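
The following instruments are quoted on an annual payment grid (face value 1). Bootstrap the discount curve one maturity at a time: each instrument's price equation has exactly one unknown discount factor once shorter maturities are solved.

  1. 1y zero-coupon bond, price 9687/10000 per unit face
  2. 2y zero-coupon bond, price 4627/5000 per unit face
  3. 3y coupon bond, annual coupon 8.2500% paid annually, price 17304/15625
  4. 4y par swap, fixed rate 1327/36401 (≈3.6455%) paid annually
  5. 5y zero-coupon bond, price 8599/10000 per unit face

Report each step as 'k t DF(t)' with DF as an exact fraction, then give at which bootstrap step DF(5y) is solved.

1 1 9687/10000
2 2 4627/5000
3 3 8787/10000
4 4 8673/10000
5 5 8599/10000
DF(5y) is solved at step 5

step 1 [1y] zero: DF = P = 9687/10000 ≈ 0.968700
step 2 [2y] zero: DF = P = 4627/5000 ≈ 0.925400
step 3 [3y] bond c/1=33/400: DF=(17304/15625 − 33/400·(0.968700+0.925400))/(1+33/400) = 8787/10000 ≈ 0.878700
step 4 [4y] swap r/1=1327/36401: DF=(1 − 1327/36401·(0.968700+0.925400+0.878700))/(1+1327/36401) = 8673/10000 ≈ 0.867300
step 5 [5y] zero: DF = P = 8599/10000 ≈ 0.859900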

▶ _Work required_
Please tally the lines of the entries that hold "coupon" and give only the resulting number.

▶ _Solution to the problem_
4